WHAT IS BEING ASKED
Write down each entry again, exactly as it reads.

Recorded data

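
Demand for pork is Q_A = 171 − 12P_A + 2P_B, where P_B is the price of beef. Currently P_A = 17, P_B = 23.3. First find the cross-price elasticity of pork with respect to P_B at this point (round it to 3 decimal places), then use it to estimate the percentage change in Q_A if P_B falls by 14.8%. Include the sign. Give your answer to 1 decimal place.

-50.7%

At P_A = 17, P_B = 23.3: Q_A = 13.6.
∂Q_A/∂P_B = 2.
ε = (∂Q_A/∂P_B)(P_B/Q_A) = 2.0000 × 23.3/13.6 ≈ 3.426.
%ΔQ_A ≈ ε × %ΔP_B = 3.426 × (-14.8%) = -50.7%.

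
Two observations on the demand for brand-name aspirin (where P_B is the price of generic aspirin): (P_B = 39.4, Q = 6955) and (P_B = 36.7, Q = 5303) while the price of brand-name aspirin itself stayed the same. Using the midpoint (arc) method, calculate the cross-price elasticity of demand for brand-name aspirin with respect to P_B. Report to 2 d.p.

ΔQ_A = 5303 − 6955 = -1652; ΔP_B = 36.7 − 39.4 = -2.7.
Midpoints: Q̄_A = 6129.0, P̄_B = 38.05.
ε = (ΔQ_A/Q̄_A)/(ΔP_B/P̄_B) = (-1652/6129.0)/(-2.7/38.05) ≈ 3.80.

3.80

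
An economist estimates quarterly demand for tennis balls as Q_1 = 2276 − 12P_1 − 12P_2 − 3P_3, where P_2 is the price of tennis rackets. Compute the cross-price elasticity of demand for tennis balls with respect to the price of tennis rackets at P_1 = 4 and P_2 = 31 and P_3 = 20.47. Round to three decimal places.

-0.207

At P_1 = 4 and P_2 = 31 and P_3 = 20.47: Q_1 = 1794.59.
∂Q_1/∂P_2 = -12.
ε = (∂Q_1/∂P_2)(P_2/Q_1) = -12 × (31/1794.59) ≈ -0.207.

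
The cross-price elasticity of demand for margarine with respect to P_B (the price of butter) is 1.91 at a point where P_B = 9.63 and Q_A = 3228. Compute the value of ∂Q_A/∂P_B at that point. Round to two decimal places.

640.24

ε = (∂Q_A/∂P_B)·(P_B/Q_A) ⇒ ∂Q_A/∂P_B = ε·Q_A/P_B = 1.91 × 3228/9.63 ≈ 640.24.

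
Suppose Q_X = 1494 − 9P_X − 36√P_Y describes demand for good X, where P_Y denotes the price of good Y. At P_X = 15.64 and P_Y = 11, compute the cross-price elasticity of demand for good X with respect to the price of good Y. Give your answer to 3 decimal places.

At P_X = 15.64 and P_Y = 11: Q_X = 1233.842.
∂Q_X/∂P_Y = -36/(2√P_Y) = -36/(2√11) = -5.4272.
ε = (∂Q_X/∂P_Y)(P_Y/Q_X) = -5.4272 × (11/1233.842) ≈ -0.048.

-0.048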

RESPONSE TO THIS EXERCISE
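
Demand for pork is Q_A = 171 − 12P_A + 2P_B, where P_B is the price of beef. Currently P_A = 17, P_B = 23.3. First find the cross-price elasticity of pork with respect to P_B at this point (round it to 3 decimal places), then use it to estimate the percentage change in Q_A if P_B falls by 14.8%. Include the sign. Give your answer to 1 decimal place.

-50.7%

At P_A = 17, P_B = 23.3: Q_A = 13.6.
∂Q_A/∂P_B = 2.
ε = (∂Q_A/∂P_B)(P_B/Q_A) = 2.0000 × 23.3/13.6 ≈ 3.426.
%ΔQ_A ≈ ε × %ΔP_B = 3.426 × (-14.8%) = -50.7%.

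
Two observations on the demand for brand-name aspirin (where P_B is the price of generic aspirin): (P_B = 39.4, Q = 6955) and (P_B = 36.7, Q = 5303) while the price of brand-name aspirin itself stayed the same. Using the midpoint (arc) method, calculate the cross-price elasticity of demand for brand-name aspirin with respect to P_B. Report to 2 d.p.

ΔQ_A = 5303 − 6955 = -1652; ΔP_B = 36.7 − 39.4 = -2.7.
Midpoints: Q̄_A = 6129.0, P̄_B = 38.05.
ε = (ΔQ_A/Q̄_A)/(ΔP_B/P̄_B) = (-1652/6129.0)/(-2.7/38.05) ≈ 3.80.

3.80

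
An economist estimates quarterly demand for tennis balls as Q_1 = 2276 − 12P_1 − 12P_2 − 3P_3, where P_2 is the price of tennis rackets. Compute the cross-price elasticity of demand for tennis balls with respect to the price of tennis rackets at P_1 = 4 and P_2 = 31 and P_3 = 20.47. Round to three decimal places.

-0.207

At P_1 = 4 and P_2 = 31 and P_3 = 20.47: Q_1 = 1794.59.
∂Q_1/∂P_2 = -12.
ε = (∂Q_1/∂P_2)(P_2/Q_1) = -12 × (31/1794.59) ≈ -0.207.

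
The cross-price elasticity of demand for margarine with respect to P_B (the price of butter) is 1.91 at a point where P_B = 9.63 and Q_A = 3228. Compute the value of ∂Q_A/∂P_B at that point. Round to two decimal places.

640.24

ε = (∂Q_A/∂P_B)·(P_B/Q_A) ⇒ ∂Q_A/∂P_B = ε·Q_A/P_B = 1.91 × 3228/9.63 ≈ 640.24.

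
Suppose Q_X = 1494 − 9P_X − 36√P_Y describes demand for good X, where P_Y denotes the price of good Y. At P_X = 15.64 and P_Y = 11, compute the cross-price elasticity of demand for good X with respect to the price of good Y. Give your answer to 3 decimal places.

At P_X = 15.64 and P_Y = 11: Q_X = 1233.842.
∂Q_X/∂P_Y = -36/(2√P_Y) = -36/(2√11) = -5.4272.
ε = (∂Q_X/∂P_Y)(P_Y/Q_X) = -5.4272 × (11/1233.842) ≈ -0.048.

-0.048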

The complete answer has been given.